*** Material for this exercise ***

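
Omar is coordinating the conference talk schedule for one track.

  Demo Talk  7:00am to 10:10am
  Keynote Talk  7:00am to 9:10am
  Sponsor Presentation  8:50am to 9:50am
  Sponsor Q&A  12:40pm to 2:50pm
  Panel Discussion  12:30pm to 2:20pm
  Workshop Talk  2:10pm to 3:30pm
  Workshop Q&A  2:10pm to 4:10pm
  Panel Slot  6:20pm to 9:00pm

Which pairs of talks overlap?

Demo Talk & Keynote Talk, Demo Talk & Sponsor Presentation, Keynote Talk & Sponsor Presentation, Panel Discussion & Sponsor Q&A, Panel Discussion & Workshop Q&A, Panel Discussion & Workshop Talk, Sponsor Q&A & Workshop Q&A, Sponsor Q&A & Workshop Talk, Workshop Q&A & Workshop Talk

Check each pair: they overlap iff neither finishes before the other starts.
Sorted by start: Demo Talk, Keynote Talk, Sponsor Presentation, Panel Discussion, Sponsor Q&A, Workshop Talk, Workshop Q&A, Panel Slot.
Keynote Talk starts before Demo Talk ends → Demo Talk and Keynote Talk overlap.
Sponsor Presentation starts before Demo Talk ends → Demo Talk and Sponsor Presentation overlap.
Panel Discussion starts after Demo Talk ends, so nothing later overlaps Demo Talk either.
Sponsor Presentation starts before Keynote Talk ends → Keynote Talk and Sponsor Presentation overlap.
Panel Discussion starts after Keynote Talk ends, so nothing later overlaps Keynote Talk either.
Panel Discussion starts after Sponsor Presentation ends, so nothing later overlaps Sponsor Presentation either.
Sponsor Q&A starts before Panel Discussion ends → Panel Discussion and Sponsor Q&A overlap.
Workshop Talk starts before Panel Discussion ends → Panel Discussion and Workshop Talk overlap.
Workshop Q&A starts before Panel Discussion ends → Panel Discussion and Workshop Q&A overlap.
Panel Slot starts after Panel Discussion ends.
Workshop Talk starts before Sponsor Q&A ends → Sponsor Q&A and Workshop Talk overlap.
Workshop Q&A starts before Sponsor Q&A ends → Sponsor Q&A and Workshop Q&A overlap.
Panel Slot starts after Sponsor Q&A ends.
Workshop Q&A starts before Workshop Talk ends → Workshop Talk and Workshop Q&A overlap.
Panel Slot starts after Workshop Talk ends.
Panel Slot starts after Workshop Q&A ends.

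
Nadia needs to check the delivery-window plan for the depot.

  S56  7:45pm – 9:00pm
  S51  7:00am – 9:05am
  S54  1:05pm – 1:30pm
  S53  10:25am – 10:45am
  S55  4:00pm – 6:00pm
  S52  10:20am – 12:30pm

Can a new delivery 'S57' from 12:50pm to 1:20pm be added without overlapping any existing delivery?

No — it overlaps S54

S51: ends 9:05am at or before S57 starts 12:50pm → clear.
S52: ends 12:30pm at or before S57 starts 12:50pm → clear.
S53: ends 10:45am at or before S57 starts 12:50pm → clear.
S54: starts 1:05pm before S57 ends 1:20pm, and ends 1:30pm after S57 starts 12:50pm → overlap.
S55: starts 4:00pm at or after S57 ends 1:20pm → clear.
S56: starts 7:45pm at or after S57 ends 1:20pm → clear.
S57 overlaps S54.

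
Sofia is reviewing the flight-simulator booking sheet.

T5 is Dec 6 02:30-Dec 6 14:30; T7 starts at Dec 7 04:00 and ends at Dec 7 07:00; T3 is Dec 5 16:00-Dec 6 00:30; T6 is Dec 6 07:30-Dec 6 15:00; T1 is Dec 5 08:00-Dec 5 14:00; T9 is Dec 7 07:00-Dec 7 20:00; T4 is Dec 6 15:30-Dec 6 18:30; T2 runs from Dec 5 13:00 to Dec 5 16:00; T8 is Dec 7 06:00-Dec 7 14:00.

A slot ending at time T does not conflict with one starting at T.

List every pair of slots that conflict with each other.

T1 & T2, T5 & T6, T7 & T8, T8 & T9

Two intervals overlap when each starts before the other ends.
Sorted by start: T1, T2, T3, T5, T6, T4, T7, T8, T9.
T2 starts before T1 ends → T1 and T2 overlap.
T3 starts after T1 ends — done with T1.
T3 starts exactly when T2 ends (back-to-back, no overlap) — done with T2.
T5 starts after T3 ends — done with T3.
T6 starts before T5 ends → T5 and T6 overlap.
T4 starts after T5 ends — done with T5.
T4 starts after T6 ends — done with T6.
T7 starts after T4 ends — done with T4.
T8 starts before T7 ends → T7 and T8 overlap.
T9 starts exactly when T7 ends (back-to-back, no overlap).
T9 starts before T8 ends → T8 and T9 overlap.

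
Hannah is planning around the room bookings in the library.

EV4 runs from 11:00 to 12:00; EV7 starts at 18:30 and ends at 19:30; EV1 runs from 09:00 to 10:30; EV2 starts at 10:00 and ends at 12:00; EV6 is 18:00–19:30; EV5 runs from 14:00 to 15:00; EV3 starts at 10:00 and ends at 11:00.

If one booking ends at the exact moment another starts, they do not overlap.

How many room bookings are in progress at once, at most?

Sort all start/end points and keep a running count:
09:00 start EV1 → 1
10:00 start EV2 → 2
10:00 start EV3 → 3
10:30 end EV1 → 2
11:00 end EV3 → 1
11:00 start EV4 → 2
12:00 end EV2 → 1
12:00 end EV4 → 0
14:00 start EV5 → 1
15:00 end EV5 → 0
18:00 start EV6 → 1
18:30 start EV7 → 2
19:30 end EV6 → 1
19:30 end EV7 → 0
Peak is 3, at 10:00 (EV1, EV2, EV3).

3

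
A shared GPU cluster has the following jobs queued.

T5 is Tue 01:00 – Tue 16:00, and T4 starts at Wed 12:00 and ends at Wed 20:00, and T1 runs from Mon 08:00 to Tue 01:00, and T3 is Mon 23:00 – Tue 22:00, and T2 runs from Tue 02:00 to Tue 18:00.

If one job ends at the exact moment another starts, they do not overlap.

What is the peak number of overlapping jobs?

3

Sweep the timeline, counting +1 at each start and −1 at each end (ends before starts at a tie):
Mon 08:00 start T1 → 1
Mon 23:00 start T3 → 2
Tue 01:00 end T1 → 1
Tue 01:00 start T5 → 2
Tue 02:00 start T2 → 3
Tue 16:00 end T5 → 2
Tue 18:00 end T2 → 1
Tue 22:00 end T3 → 0
Wed 12:00 start T4 → 1
Wed 20:00 end T4 → 0
Peak is 3, at Tue 02:00 (T2, T3, T5).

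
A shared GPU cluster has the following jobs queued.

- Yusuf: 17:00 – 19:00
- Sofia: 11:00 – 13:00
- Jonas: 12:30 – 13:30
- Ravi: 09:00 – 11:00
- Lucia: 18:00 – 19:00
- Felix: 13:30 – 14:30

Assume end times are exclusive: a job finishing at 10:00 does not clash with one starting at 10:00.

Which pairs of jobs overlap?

Two intervals overlap when each starts before the other ends.
Sorted by start: Ravi, Sofia, Jonas, Felix, Yusuf, Lucia.
Sofia starts exactly when Ravi ends (back-to-back, no overlap) — done with Ravi.
Jonas starts before Sofia ends → Sofia and Jonas overlap.
Felix starts after Sofia ends — done with Sofia.
Felix starts exactly when Jonas ends (back-to-back, no overlap) — done with Jonas.
Yusuf starts after Felix ends — done with Felix.
Lucia starts before Yusuf ends → Yusuf and Lucia overlap.

Jonas & Sofia, Lucia & Yusuf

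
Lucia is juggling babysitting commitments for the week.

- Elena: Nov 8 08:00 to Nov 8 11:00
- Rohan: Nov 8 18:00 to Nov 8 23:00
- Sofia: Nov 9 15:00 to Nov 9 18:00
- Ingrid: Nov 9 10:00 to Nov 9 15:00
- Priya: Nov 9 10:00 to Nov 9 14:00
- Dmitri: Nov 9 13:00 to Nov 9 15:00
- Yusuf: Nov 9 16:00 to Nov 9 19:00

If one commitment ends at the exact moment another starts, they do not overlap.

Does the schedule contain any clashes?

Sorted by start: Elena, Rohan, Ingrid, Priya, Dmitri, Sofia, Yusuf.
Rohan starts after Elena ends, so Elena has no further overlaps.
Ingrid starts after Rohan ends, so Rohan has no further overlaps.
Priya starts before Ingrid ends → Ingrid and Priya overlap.
That's a conflict, so the schedule is not conflict-free.

Yes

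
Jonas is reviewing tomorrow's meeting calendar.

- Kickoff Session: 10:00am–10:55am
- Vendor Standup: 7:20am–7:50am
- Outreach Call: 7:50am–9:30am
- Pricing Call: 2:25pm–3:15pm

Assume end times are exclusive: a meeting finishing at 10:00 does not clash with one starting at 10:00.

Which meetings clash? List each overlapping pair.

Two intervals overlap when each starts before the other ends.
Sorted by start: Vendor Standup, Outreach Call, Kickoff Session, Pricing Call.
Outreach Call starts exactly when Vendor Standup ends (back-to-back, no overlap), so Vendor Standup has no further overlaps.
Kickoff Session starts after Outreach Call ends, so Outreach Call has no further overlaps.
Pricing Call starts after Kickoff Session ends.

no overlapping pairs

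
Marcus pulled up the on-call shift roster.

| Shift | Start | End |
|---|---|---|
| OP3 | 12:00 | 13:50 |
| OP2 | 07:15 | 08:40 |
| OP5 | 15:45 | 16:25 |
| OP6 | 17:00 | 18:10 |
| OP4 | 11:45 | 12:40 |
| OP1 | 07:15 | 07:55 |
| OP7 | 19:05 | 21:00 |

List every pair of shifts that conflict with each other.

Check each pair: they overlap iff neither finishes before the other starts.
Sorted by start: OP1, OP2, OP4, OP3, OP5, OP6, OP7.
OP2 starts before OP1 ends → OP1 and OP2 overlap.
OP4 starts after OP1 ends — done with OP1.
OP4 starts after OP2 ends — done with OP2.
OP3 starts before OP4 ends → OP4 and OP3 overlap.
OP5 starts after OP4 ends — done with OP4.
OP5 starts after OP3 ends — done with OP3.
OP6 starts after OP5 ends — done with OP5.
OP7 starts after OP6 ends.

OP1 & OP2, OP3 & OP4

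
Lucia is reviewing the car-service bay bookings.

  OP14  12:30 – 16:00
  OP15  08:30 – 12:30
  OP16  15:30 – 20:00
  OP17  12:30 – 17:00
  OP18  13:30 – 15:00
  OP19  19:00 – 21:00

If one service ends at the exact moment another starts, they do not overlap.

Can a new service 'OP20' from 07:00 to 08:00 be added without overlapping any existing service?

Yes — the slot is free

OP15: starts 08:30 at or after OP20 ends 08:00 → clear.
OP14: starts 12:30 at or after OP20 ends 08:00 → clear.
OP17: starts 12:30 at or after OP20 ends 08:00 → clear.
OP18: starts 13:30 at or after OP20 ends 08:00 → clear.
OP16: starts 15:30 at or after OP20 ends 08:00 → clear.
OP19: starts 19:00 at or after OP20 ends 08:00 → clear.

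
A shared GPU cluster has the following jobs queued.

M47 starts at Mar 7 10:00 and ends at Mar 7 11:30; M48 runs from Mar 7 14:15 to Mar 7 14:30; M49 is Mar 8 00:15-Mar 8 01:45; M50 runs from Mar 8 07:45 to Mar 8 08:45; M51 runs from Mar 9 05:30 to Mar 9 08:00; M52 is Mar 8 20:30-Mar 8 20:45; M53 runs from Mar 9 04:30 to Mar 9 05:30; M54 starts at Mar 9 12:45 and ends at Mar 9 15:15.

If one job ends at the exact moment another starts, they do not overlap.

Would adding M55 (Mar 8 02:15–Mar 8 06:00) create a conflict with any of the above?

M47: ends Mar 7 11:30 at or before M55 starts Mar 8 02:15 → clear.
M48: ends Mar 7 14:30 at or before M55 starts Mar 8 02:15 → clear.
M49: ends Mar 8 01:45 at or before M55 starts Mar 8 02:15 → clear.
M50: starts Mar 8 07:45 at or after M55 ends Mar 8 06:00 → clear.
M52: starts Mar 8 20:30 at or after M55 ends Mar 8 06:00 → clear.
M53: starts Mar 9 04:30 at or after M55 ends Mar 8 06:00 → clear.
M51: starts Mar 9 05:30 at or after M55 ends Mar 8 06:00 → clear.
M54: starts Mar 9 12:45 at or after M55 ends Mar 8 06:00 → clear.

No — it doesn't clash with anything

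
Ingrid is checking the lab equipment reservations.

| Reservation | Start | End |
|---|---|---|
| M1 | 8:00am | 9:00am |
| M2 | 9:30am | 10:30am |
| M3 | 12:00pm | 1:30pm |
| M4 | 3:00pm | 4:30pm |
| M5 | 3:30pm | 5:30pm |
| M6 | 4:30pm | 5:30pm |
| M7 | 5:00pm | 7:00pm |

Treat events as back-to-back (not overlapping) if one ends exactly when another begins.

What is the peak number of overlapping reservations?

3

Walk through starts and ends in time order (an end at T is processed before a start at T):
8:00am start M1 → 1
9:00am end M1 → 0
9:30am start M2 → 1
10:30am end M2 → 0
12:00pm start M3 → 1
1:30pm end M3 → 0
3:00pm start M4 → 1
3:30pm start M5 → 2
4:30pm end M4 → 1
4:30pm start M6 → 2
5:00pm start M7 → 3
5:30pm end M5 → 2
5:30pm end M6 → 1
7:00pm end M7 → 0
Peak is 3, at 5:00pm (M5, M6, M7).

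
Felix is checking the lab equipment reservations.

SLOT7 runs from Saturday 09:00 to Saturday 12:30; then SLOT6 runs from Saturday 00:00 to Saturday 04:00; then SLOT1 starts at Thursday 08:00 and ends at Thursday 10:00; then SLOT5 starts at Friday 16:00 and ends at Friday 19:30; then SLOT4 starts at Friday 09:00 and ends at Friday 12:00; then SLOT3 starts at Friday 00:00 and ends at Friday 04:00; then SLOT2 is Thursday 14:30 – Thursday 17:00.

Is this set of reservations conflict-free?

Check each pair: they overlap iff neither finishes before the other starts.
Sorted by start: SLOT1, SLOT2, SLOT3, SLOT4, SLOT5, SLOT6, SLOT7.
SLOT2 starts after SLOT1 ends, so nothing later overlaps SLOT1 either.
SLOT3 starts after SLOT2 ends, so nothing later overlaps SLOT2 either.
SLOT4 starts after SLOT3 ends, so nothing later overlaps SLOT3 either.
SLOT5 starts after SLOT4 ends, so nothing later overlaps SLOT4 either.
SLOT6 starts after SLOT5 ends, so nothing later overlaps SLOT5 either.
SLOT7 starts after SLOT6 ends.
Every pair is clear; the schedule has no overlaps.

Yes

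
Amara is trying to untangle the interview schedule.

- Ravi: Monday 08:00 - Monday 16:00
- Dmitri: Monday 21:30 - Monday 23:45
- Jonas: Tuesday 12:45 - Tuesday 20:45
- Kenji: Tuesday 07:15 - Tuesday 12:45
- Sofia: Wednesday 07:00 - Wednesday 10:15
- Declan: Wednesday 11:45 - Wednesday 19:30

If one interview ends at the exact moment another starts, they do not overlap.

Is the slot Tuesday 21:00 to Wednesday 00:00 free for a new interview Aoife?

Yes — the slot is free

Ravi: ends Monday 16:00 at or before Aoife starts Tuesday 21:00 → clear.
Dmitri: ends Monday 23:45 at or before Aoife starts Tuesday 21:00 → clear.
Kenji: ends Tuesday 12:45 at or before Aoife starts Tuesday 21:00 → clear.
Jonas: ends Tuesday 20:45 at or before Aoife starts Tuesday 21:00 → clear.
Sofia: starts Wednesday 07:00 at or after Aoife ends Wednesday 00:00 → clear.
Declan: starts Wednesday 11:45 at or after Aoife ends Wednesday 00:00 → clear.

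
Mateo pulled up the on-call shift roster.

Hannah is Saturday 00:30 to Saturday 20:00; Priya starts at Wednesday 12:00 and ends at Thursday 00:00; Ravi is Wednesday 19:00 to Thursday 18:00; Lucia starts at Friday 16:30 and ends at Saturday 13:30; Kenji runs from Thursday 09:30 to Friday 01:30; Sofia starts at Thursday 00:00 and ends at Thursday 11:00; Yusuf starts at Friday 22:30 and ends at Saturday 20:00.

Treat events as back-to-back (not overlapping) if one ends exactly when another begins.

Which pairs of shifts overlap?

Hannah & Lucia, Hannah & Yusuf, Kenji & Ravi, Kenji & Sofia, Lucia & Yusuf, Priya & Ravi, Ravi & Sofia

Sorted by start: Priya, Ravi, Sofia, Kenji, Lucia, Yusuf, Hannah.
Ravi starts before Priya ends → Priya and Ravi overlap.
Sofia starts exactly when Priya ends (back-to-back, no overlap), so Priya has no further overlaps.
Sofia starts before Ravi ends → Ravi and Sofia overlap.
Kenji starts before Ravi ends → Ravi and Kenji overlap.
Lucia starts after Ravi ends, so Ravi has no further overlaps.
Kenji starts before Sofia ends → Sofia and Kenji overlap.
Lucia starts after Sofia ends, so Sofia has no further overlaps.
Lucia starts after Kenji ends, so Kenji has no further overlaps.
Yusuf starts before Lucia ends → Lucia and Yusuf overlap.
Hannah starts before Lucia ends → Lucia and Hannah overlap.
Hannah starts before Yusuf ends → Yusuf and Hannah overlap.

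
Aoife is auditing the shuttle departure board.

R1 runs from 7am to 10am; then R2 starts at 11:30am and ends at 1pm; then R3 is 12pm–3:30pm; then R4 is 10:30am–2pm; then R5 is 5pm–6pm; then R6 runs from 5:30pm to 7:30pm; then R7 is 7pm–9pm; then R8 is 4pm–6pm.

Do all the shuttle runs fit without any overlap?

Sorted by start: R1, R4, R2, R3, R8, R5, R6, R7.
R4 starts after R1 ends; R1 is clear from here.
R2 starts before R4 ends → R4 and R2 overlap.
That's a conflict, so the schedule is not conflict-free.

No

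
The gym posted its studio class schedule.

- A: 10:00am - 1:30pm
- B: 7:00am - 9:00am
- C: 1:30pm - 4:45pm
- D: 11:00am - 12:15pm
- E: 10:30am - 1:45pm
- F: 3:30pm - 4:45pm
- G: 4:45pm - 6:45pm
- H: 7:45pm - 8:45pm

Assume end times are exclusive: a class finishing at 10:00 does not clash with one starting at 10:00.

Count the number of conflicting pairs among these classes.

Two intervals overlap when each starts before the other ends.
Sorted by start: B, A, E, D, C, F, G, H.
A starts after B ends, so B has no further overlaps.
E starts before A ends → A and E overlap.
D starts before A ends → A and D overlap.
C starts exactly when A ends (back-to-back, no overlap), so A has no further overlaps.
D starts before E ends → E and D overlap.
C starts before E ends → E and C overlap.
F starts after E ends, so E has no further overlaps.
C starts after D ends, so D has no further overlaps.
F starts before C ends → C and F overlap.
G starts exactly when C ends (back-to-back, no overlap), so C has no further overlaps.
G starts exactly when F ends (back-to-back, no overlap), so F has no further overlaps.
H starts after G ends.
Overlapping pairs: A & D, A & E, C & E, C & F, D & E — 5 in total.

5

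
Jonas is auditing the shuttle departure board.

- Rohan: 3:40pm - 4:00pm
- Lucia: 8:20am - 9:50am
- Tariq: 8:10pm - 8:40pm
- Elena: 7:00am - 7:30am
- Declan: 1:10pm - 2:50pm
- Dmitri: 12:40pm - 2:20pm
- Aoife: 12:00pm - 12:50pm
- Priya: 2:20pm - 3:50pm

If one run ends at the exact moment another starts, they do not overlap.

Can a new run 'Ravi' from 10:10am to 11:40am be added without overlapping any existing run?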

*** End of Material for this exercise ***

### Problem details:
Wherever the string "auditing" appears in the entries above, return the line it appears on.

### Solution:
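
Aoife is auditing the shuttle departure board.
Jonas is auditing the shuttle departure board.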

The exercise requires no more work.